## ASSIGNMENT
Check every line below, and copy those that include "systematic".

Source data
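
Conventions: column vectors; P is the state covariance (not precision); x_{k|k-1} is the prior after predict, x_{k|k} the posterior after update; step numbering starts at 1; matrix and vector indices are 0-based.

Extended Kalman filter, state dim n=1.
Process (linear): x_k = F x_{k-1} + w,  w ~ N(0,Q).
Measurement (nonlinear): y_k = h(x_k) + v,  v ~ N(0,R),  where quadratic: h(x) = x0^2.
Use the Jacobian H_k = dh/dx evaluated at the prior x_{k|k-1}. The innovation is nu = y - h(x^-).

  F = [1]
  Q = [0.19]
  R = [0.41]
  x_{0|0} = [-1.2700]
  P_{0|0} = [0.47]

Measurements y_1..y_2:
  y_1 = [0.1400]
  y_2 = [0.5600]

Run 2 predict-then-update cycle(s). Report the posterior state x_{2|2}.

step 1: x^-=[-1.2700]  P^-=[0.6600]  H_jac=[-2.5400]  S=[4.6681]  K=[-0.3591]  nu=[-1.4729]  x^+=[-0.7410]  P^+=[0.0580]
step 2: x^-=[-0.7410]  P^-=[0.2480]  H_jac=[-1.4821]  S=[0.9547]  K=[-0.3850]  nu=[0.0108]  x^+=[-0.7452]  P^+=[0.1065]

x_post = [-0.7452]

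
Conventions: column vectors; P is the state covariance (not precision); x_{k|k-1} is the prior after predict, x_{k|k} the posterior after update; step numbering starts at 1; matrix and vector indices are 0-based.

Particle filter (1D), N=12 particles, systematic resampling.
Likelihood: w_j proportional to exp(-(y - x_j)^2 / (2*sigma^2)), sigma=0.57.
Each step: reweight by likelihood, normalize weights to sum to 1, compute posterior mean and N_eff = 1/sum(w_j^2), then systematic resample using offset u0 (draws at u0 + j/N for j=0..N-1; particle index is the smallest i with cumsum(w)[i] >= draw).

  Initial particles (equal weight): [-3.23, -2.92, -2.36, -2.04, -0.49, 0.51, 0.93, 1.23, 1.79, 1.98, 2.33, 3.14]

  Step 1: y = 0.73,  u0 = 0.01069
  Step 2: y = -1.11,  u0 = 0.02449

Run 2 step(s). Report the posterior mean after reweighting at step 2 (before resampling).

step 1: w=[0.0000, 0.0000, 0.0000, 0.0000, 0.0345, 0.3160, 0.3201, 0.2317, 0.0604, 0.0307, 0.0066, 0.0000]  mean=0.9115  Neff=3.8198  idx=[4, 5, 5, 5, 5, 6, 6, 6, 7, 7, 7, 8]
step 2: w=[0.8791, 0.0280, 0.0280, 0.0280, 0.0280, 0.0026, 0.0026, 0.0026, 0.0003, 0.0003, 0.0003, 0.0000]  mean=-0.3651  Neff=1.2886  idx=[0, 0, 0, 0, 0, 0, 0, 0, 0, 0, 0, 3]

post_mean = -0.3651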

==

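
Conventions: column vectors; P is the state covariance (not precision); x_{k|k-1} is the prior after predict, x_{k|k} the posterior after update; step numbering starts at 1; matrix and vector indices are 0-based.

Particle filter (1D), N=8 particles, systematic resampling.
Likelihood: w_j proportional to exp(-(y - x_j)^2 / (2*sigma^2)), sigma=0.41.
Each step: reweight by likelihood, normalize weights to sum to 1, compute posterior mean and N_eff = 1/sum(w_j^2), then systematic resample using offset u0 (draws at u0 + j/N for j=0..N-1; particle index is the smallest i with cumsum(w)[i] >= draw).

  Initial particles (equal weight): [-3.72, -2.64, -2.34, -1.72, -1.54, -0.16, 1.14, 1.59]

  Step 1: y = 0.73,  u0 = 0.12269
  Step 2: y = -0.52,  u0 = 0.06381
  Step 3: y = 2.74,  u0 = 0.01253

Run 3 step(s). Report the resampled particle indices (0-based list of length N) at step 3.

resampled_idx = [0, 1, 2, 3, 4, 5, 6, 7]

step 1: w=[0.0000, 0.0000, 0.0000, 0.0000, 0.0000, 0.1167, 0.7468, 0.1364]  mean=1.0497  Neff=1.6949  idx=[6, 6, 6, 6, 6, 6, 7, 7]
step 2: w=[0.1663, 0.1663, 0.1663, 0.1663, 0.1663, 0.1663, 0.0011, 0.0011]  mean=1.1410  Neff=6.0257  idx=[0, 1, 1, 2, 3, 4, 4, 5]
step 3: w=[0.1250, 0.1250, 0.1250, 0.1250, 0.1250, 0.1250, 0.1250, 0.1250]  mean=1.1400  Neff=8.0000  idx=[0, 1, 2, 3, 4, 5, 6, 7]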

## EXERCISE SOLUTION
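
Particle filter (1D), N=12 particles, systematic resampling.
Each step: reweight by likelihood, normalize weights to sum to 1, compute posterior mean and N_eff = 1/sum(w_j^2), then systematic resample using offset u0 (draws at u0 + j/N for j=0..N-1; particle index is the smallest i with cumsum(w)[i] >= draw).
Particle filter (1D), N=8 particles, systematic resampling.
Each step: reweight by likelihood, normalize weights to sum to 1, compute posterior mean and N_eff = 1/sum(w_j^2), then systematic resample using offset u0 (draws at u0 + j/N for j=0..N-1; particle index is the smallest i with cumsum(w)[i] >= draw).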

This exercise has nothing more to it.